> [What to do]: Find every line below with the string "commands" and pick it out.

___ The data ___

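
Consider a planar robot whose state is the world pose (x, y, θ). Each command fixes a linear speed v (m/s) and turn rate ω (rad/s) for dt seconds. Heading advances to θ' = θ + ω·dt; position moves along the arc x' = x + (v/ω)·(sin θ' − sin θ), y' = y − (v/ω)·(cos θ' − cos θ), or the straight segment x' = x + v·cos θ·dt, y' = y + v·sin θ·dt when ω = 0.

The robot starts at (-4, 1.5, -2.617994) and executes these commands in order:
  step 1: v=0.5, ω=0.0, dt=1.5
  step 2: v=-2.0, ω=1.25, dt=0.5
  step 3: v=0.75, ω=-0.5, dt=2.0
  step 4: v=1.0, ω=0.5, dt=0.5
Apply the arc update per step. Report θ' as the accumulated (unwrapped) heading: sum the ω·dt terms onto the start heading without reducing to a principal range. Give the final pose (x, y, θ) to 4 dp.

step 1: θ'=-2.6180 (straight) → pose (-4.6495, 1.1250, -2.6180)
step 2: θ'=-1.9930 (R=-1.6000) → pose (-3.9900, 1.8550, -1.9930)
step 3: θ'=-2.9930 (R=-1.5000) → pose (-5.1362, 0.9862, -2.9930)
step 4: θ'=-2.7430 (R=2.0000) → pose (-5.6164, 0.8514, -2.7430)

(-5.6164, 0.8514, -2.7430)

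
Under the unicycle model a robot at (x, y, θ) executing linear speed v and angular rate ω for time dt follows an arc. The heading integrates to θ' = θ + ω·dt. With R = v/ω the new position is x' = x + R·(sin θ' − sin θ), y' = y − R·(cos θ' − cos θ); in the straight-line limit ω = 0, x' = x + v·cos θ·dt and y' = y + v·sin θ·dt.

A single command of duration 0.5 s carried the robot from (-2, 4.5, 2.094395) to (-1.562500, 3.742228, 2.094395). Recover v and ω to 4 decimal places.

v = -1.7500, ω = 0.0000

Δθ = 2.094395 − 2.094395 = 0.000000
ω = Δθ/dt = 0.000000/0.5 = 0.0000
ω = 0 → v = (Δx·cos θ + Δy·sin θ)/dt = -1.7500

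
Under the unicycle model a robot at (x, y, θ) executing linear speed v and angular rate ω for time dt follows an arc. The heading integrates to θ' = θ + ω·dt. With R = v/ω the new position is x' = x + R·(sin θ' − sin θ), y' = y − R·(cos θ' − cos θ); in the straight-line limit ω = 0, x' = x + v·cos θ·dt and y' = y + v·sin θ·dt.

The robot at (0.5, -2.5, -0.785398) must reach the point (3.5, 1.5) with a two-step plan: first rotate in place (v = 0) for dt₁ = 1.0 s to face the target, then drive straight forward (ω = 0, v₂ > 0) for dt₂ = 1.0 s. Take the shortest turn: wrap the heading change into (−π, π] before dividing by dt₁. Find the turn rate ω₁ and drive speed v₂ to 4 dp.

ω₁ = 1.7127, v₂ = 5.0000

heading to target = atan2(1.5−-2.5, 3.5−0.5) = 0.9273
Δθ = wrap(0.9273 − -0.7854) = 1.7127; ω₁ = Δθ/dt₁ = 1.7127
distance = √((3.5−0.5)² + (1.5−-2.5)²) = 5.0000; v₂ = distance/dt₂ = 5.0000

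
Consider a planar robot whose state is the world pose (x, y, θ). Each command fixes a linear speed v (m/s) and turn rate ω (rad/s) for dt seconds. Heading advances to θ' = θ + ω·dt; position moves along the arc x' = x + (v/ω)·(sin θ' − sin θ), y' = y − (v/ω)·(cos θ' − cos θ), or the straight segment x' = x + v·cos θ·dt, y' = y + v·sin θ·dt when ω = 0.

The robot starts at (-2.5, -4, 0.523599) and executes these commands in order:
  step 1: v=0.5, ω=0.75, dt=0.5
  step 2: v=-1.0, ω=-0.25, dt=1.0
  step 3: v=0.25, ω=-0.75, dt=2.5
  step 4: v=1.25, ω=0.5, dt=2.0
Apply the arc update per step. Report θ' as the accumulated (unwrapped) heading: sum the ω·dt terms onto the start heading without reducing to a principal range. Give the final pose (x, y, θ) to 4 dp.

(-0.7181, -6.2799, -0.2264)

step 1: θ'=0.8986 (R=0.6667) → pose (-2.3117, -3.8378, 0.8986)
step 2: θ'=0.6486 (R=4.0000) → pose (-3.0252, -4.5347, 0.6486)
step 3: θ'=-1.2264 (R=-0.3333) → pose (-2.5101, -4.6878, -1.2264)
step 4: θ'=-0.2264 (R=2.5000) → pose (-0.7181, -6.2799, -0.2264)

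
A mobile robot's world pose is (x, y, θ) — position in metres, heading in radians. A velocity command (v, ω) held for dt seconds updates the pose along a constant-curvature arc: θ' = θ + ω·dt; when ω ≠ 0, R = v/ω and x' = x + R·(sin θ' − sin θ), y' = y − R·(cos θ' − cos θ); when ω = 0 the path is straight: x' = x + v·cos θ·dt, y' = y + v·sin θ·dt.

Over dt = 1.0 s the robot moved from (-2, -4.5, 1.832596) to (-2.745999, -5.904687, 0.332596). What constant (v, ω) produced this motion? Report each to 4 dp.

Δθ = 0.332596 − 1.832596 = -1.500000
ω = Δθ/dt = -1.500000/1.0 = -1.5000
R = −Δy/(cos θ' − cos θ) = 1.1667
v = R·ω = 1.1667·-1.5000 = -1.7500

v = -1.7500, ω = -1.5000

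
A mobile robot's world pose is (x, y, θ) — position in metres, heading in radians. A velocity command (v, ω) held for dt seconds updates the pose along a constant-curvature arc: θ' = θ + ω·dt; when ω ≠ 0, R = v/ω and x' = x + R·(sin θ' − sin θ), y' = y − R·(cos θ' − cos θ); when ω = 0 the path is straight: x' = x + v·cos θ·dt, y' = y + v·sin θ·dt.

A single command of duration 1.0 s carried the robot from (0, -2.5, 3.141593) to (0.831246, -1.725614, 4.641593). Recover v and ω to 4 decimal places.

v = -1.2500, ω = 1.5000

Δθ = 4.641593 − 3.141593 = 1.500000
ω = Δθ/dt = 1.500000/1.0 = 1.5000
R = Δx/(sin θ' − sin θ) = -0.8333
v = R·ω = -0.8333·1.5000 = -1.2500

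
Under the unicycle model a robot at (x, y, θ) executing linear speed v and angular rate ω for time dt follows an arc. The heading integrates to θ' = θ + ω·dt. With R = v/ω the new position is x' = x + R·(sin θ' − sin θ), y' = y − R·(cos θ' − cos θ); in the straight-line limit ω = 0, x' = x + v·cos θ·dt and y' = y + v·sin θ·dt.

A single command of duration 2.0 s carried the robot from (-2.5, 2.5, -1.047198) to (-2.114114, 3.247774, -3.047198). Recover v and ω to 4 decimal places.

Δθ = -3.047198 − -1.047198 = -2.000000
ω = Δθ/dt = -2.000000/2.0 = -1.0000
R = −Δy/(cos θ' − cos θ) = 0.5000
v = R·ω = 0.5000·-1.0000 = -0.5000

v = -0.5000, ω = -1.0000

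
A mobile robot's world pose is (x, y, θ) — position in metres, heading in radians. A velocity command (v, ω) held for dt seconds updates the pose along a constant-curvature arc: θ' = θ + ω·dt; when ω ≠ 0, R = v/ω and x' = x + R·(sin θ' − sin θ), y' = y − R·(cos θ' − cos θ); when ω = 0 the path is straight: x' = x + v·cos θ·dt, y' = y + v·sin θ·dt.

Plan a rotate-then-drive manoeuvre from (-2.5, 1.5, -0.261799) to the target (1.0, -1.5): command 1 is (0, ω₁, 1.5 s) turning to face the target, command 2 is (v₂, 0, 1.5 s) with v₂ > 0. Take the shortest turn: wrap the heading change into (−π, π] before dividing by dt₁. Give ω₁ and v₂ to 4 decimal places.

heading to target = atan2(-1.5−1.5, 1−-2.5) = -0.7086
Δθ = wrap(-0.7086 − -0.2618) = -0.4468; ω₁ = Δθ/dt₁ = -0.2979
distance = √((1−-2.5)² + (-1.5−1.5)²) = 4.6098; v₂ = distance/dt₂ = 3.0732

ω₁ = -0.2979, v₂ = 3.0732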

___

> [Finished exercise]:
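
The robot starts at (-4, 1.5, -2.617994) and executes these commands in order:
The robot starts at (-2.5, -4, 0.523599) and executes these commands in order: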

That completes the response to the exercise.